- _Required action_
Find the line holding "Brisco: 136,271" in the entries below. Give it again exactly, along with every line after it up to and including the line holding "Apportion 24 delegates".

- _Data listing_
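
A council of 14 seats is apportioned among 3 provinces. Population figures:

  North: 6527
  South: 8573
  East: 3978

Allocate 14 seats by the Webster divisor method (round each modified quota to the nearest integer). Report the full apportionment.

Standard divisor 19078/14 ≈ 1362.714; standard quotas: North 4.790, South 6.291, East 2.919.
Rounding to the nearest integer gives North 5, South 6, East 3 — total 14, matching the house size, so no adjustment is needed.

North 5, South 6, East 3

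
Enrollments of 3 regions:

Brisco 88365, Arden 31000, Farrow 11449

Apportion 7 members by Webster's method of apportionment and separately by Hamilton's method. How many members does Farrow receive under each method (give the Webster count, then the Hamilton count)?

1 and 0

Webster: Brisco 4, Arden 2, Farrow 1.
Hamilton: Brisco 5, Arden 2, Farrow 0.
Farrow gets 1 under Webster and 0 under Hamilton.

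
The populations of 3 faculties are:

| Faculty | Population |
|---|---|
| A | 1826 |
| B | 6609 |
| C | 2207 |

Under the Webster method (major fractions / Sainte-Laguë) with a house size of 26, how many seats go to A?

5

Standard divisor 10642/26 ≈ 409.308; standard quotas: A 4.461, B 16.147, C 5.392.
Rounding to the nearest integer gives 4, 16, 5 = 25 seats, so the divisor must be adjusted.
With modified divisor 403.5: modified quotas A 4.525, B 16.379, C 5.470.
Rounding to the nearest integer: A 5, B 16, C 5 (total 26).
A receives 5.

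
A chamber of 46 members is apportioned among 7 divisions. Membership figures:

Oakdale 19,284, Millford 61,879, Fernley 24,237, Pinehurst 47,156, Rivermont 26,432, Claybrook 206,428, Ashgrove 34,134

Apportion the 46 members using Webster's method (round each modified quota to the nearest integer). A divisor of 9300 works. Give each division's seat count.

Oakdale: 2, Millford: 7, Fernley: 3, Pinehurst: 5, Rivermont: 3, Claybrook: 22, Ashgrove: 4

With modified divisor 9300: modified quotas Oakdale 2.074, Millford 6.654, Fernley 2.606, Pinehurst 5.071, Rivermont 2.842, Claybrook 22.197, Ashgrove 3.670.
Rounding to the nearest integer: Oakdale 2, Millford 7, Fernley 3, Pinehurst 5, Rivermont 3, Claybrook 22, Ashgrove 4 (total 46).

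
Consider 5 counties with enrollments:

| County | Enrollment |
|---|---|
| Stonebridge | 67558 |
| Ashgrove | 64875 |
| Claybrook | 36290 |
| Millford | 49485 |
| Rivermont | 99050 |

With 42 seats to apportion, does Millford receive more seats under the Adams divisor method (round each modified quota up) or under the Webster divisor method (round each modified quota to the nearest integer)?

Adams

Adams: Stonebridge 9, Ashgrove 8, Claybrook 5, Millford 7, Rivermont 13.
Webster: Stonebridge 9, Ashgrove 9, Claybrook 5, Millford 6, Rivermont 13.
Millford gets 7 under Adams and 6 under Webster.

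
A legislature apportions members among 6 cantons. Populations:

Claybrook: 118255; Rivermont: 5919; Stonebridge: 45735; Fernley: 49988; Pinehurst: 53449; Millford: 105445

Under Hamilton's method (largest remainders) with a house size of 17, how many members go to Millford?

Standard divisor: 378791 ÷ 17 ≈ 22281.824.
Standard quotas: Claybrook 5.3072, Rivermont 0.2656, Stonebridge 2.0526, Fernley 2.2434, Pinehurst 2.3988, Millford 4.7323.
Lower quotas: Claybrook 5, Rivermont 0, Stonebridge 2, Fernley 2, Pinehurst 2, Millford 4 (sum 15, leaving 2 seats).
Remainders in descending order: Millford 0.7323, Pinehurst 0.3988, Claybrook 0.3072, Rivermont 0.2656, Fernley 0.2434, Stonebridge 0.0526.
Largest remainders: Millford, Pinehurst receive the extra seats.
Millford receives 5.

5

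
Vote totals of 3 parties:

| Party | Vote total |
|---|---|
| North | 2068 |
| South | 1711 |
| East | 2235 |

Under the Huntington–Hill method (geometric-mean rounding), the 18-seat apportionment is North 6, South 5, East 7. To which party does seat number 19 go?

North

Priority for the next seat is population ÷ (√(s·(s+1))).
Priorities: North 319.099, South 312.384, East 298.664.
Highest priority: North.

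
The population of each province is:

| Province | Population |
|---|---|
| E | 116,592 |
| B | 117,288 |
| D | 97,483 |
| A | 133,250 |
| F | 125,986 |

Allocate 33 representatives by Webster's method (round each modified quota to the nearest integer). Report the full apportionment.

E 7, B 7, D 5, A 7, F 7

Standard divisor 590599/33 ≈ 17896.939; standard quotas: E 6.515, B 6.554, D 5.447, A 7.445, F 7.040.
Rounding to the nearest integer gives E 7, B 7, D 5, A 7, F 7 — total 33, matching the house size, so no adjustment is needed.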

--

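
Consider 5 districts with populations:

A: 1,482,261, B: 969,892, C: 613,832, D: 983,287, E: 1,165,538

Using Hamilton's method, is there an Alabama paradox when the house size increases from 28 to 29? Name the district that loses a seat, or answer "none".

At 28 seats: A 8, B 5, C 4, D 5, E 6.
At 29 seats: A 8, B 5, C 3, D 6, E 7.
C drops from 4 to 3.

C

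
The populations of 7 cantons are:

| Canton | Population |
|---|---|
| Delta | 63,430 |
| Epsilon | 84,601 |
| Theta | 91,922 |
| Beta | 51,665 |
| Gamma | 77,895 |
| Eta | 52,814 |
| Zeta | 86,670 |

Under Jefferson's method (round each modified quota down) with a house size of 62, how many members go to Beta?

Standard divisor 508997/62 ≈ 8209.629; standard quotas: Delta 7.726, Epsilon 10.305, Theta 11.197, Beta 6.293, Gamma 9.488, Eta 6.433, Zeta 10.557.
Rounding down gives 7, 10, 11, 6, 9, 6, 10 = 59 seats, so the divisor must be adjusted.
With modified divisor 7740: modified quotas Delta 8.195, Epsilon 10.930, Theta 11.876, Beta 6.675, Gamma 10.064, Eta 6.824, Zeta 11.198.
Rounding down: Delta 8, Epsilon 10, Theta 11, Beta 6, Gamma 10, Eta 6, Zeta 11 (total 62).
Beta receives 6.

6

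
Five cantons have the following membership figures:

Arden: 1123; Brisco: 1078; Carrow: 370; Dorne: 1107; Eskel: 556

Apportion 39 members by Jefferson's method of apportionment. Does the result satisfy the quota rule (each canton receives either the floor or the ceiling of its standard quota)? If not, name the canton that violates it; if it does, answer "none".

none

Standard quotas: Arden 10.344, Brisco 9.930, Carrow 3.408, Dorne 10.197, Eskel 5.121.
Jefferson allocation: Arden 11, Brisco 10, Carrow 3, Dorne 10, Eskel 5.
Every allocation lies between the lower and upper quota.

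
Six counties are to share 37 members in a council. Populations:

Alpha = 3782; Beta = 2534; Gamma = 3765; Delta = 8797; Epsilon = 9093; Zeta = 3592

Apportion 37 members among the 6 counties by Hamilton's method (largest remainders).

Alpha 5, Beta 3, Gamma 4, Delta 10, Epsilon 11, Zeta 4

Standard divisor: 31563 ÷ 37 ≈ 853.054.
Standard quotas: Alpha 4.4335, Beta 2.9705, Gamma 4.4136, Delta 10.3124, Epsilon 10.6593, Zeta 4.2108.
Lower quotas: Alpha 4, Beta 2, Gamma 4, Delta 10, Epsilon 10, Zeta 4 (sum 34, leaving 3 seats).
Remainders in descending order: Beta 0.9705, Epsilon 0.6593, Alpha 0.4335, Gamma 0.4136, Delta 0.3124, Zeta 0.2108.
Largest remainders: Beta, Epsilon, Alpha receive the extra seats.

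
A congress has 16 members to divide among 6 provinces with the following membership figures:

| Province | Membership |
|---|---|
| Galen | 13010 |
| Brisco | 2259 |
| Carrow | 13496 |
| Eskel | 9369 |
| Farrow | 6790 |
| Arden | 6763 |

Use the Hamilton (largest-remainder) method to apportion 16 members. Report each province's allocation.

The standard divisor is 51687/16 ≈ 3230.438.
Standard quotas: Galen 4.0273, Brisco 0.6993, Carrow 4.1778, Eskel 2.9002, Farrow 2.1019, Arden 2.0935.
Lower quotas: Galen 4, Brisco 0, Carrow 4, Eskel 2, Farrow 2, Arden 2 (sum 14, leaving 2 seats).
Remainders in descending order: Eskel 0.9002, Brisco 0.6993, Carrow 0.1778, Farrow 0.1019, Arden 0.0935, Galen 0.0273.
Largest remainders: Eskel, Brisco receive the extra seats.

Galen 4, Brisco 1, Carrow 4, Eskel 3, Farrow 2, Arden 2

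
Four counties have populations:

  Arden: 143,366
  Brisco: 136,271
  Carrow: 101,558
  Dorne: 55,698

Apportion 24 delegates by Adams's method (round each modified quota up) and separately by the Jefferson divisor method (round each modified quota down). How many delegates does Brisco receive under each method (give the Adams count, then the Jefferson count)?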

- _Final answer_
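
  Brisco: 136,271
  Carrow: 101,558
  Dorne: 55,698

Apportion 24 delegates by Adams's method (round each modified quota up) and separately by the Jefferson divisor method (round each modified quota down). How many delegates does Brisco receive under each method (give the Adams count, then the Jefferson count)?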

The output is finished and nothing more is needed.